- _Directions for this task_:
Starting at the line that has "What is $\left(-9\right)" and stopping after the line that has "Answer: $2211$", reproduce the listing below exactly; omit everything else.

- _Data section_:
+ + +

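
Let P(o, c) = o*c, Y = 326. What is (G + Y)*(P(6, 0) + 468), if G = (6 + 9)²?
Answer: 257868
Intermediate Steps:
P(o, c) = c*o
G = 225 (G = 15² = 225)
(G + Y)*(P(6, 0) + 468) = (225 + 326)*(0*6 + 468) = 551*(0 + 468) = 551*468 = 257868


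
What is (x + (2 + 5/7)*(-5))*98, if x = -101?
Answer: -11228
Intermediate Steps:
(x + (2 + 5/7)*(-5))*98 = (-101 + (2 + 5/7)*(-5))*98 = (-101 + (19/7)*(-5))*98 = (-101 - 95/7)*98 = -802/7*98 = -11228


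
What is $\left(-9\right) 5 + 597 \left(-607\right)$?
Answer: $-362424$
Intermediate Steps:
$\left(-9\right) 5 + 597 \left(-607\right) = -45 - 362379 = -362424$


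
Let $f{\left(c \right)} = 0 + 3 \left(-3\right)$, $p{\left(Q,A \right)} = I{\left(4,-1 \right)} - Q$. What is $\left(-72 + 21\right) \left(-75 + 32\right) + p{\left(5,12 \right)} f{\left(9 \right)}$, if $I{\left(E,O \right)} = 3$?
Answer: $2211$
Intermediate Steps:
$p{\left(Q,A \right)} = 3 - Q$
$f{\left(c \right)} = -9$ ($f{\left(c \right)} = 0 - 9 = -9$)
$\left(-72 + 21\right) \left(-75 + 32\right) + p{\left(5,12 \right)} f{\left(9 \right)} = \left(-72 + 21\right) \left(-75 + 32\right) + \left(3 - 5\right) \left(-9\right) = \left(-51\right) \left(-43\right) + \left(3 - 5\right) \left(-9\right) = 2193 - -18 = 2193 + 18 = 2211$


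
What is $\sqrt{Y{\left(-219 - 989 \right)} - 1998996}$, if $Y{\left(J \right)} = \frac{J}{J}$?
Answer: $i \sqrt{1998995} \approx 1413.9 i$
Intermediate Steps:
$Y{\left(J \right)} = 1$
$\sqrt{Y{\left(-219 - 989 \right)} - 1998996} = \sqrt{1 - 1998996} = \sqrt{-1998995} = i \sqrt{1998995}$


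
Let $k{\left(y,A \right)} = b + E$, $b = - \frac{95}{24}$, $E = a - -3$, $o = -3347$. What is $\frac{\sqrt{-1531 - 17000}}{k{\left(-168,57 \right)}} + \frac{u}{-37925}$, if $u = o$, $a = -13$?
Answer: $\frac{3347}{37925} - \frac{72 i \sqrt{2059}}{335} \approx 0.088253 - 9.7525 i$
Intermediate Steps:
$E = -10$ ($E = -13 - -3 = -13 + 3 = -10$)
$b = - \frac{95}{24}$ ($b = \left(-95\right) \frac{1}{24} = - \frac{95}{24} \approx -3.9583$)
$u = -3347$
$k{\left(y,A \right)} = - \frac{335}{24}$ ($k{\left(y,A \right)} = - \frac{95}{24} - 10 = - \frac{335}{24}$)
$\frac{\sqrt{-1531 - 17000}}{k{\left(-168,57 \right)}} + \frac{u}{-37925} = \frac{\sqrt{-1531 - 17000}}{- \frac{335}{24}} - \frac{3347}{-37925} = \sqrt{-18531} \left(- \frac{24}{335}\right) - - \frac{3347}{37925} = 3 i \sqrt{2059} \left(- \frac{24}{335}\right) + \frac{3347}{37925} = - \frac{72 i \sqrt{2059}}{335} + \frac{3347}{37925} = \frac{3347}{37925} - \frac{72 i \sqrt{2059}}{335}$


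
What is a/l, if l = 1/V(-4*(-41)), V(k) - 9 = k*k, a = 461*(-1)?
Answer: -12403205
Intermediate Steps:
a = -461
V(k) = 9 + k**2 (V(k) = 9 + k*k = 9 + k**2)
l = 1/26905 (l = 1/(9 + (-4*(-41))**2) = 1/(9 + 164**2) = 1/(9 + 26896) = 1/26905 ≈ 3.7168e-5)
a/l = -461/1/26905 = -461*26905 = -12403205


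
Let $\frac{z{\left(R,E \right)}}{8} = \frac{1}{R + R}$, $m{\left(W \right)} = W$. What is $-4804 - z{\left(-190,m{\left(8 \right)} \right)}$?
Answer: $- \frac{456378}{95} \approx -4804.0$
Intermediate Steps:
$z{\left(R,E \right)} = \frac{4}{R}$ ($z{\left(R,E \right)} = \frac{8}{R + R} = \frac{8}{2 R} = 8 \frac{1}{2 R} = \frac{4}{R}$)
$-4804 - z{\left(-190,m{\left(8 \right)} \right)} = -4804 - \frac{4}{-190} = -4804 - 4 \left(- \frac{1}{190}\right) = -4804 - - \frac{2}{95} = -4804 + \frac{2}{95} = - \frac{456378}{95}$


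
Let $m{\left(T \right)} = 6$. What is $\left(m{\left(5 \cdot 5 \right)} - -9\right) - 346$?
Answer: $-331$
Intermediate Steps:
$\left(m{\left(5 \cdot 5 \right)} - -9\right) - 346 = \left(6 - -9\right) - 346 = \left(6 + 9\right) - 346 = 15 - 346 = -331$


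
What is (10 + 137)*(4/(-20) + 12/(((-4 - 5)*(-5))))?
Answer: 49/5 ≈ 9.8000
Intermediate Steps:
(10 + 137)*(4/(-20) + 12/(((-4 - 5)*(-5)))) = 147*(4*(-1/20) + 12/((-9*(-5)))) = 147*(-⅕ + 12/45) = 147*(-⅕ + 12*(1/45)) = 147*(-⅕ + 4/15) = 147*(1/15) = 49/5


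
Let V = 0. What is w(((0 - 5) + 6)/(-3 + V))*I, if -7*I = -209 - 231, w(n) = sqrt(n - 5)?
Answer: 1760*I*sqrt(3)/21 ≈ 145.16*I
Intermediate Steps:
w(n) = sqrt(-5 + n)
I = 440/7 (I = -(-209 - 231)/7 = -1/7*(-440) = 440/7 ≈ 62.857)
w(((0 - 5) + 6)/(-3 + V))*I = sqrt(-5 + ((0 - 5) + 6)/(-3 + 0))*(440/7) = sqrt(-5 + (-5 + 6)/(-3))*(440/7) = sqrt(-5 + 1*(-1/3))*(440/7) = sqrt(-5 - 1/3)*(440/7) = sqrt(-16/3)*(440/7) = (4*I*sqrt(3)/3)*(440/7) = 1760*I*sqrt(3)/21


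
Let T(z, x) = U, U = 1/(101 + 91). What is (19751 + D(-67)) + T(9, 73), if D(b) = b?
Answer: 3779329/192 ≈ 19684.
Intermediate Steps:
U = 1/192 ≈ 0.0052083
T(z, x) = 1/192
(19751 + D(-67)) + T(9, 73) = (19751 - 67) + 1/192 = 19684 + 1/192 = 3779329/192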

+ + +

- _Answer space_:
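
What is $\left(-9\right) 5 + 597 \left(-607\right)$?
Answer: $-362424$
Intermediate Steps:
$\left(-9\right) 5 + 597 \left(-607\right) = -45 - 362379 = -362424$


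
Let $f{\left(c \right)} = 0 + 3 \left(-3\right)$, $p{\left(Q,A \right)} = I{\left(4,-1 \right)} - Q$. What is $\left(-72 + 21\right) \left(-75 + 32\right) + p{\left(5,12 \right)} f{\left(9 \right)}$, if $I{\left(E,O \right)} = 3$?
Answer: $2211$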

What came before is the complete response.